*Exercise requirements*
Wherever a line of the data contains "What", copy that line.

*Materials provided*
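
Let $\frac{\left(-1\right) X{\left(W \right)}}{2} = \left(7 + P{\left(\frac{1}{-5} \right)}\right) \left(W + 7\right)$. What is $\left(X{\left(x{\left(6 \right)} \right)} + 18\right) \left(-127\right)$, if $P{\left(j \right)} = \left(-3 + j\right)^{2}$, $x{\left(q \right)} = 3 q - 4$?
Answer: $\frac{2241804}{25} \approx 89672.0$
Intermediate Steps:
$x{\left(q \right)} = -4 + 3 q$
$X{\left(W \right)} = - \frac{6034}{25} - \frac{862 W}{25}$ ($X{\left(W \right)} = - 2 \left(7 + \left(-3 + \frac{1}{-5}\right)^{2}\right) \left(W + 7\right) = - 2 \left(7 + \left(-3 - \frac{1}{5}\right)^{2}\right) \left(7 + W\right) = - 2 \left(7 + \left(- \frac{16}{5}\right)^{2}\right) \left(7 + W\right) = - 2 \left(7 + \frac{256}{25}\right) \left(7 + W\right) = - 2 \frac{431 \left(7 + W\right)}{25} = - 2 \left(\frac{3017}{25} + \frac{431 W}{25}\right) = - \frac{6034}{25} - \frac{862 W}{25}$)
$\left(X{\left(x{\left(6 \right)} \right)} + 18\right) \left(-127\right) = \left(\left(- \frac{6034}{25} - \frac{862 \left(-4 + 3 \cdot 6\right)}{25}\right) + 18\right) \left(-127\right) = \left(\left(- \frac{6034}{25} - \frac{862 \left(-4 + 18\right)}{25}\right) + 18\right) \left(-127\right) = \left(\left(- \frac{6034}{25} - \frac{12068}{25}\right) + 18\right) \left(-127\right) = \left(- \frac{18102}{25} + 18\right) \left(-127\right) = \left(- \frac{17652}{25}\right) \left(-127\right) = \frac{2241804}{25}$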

--

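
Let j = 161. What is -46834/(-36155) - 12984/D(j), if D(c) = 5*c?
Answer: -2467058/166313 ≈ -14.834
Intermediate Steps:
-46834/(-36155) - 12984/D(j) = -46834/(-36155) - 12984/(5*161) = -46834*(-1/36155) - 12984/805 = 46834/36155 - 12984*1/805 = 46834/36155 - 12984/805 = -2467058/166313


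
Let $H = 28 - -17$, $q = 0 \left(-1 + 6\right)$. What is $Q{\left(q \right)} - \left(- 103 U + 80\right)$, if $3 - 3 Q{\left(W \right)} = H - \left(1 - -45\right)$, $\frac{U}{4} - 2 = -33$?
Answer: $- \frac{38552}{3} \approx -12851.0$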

*Task response*
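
Let $\frac{\left(-1\right) X{\left(W \right)}}{2} = \left(7 + P{\left(\frac{1}{-5} \right)}\right) \left(W + 7\right)$. What is $\left(X{\left(x{\left(6 \right)} \right)} + 18\right) \left(-127\right)$, if $P{\left(j \right)} = \left(-3 + j\right)^{2}$, $x{\left(q \right)} = 3 q - 4$?
Let j = 161. What is -46834/(-36155) - 12984/D(j), if D(c) = 5*c?
Let $H = 28 - -17$, $q = 0 \left(-1 + 6\right)$. What is $Q{\left(q \right)} - \left(- 103 U + 80\right)$, if $3 - 3 Q{\left(W \right)} = H - \left(1 - -45\right)$, $\frac{U}{4} - 2 = -33$?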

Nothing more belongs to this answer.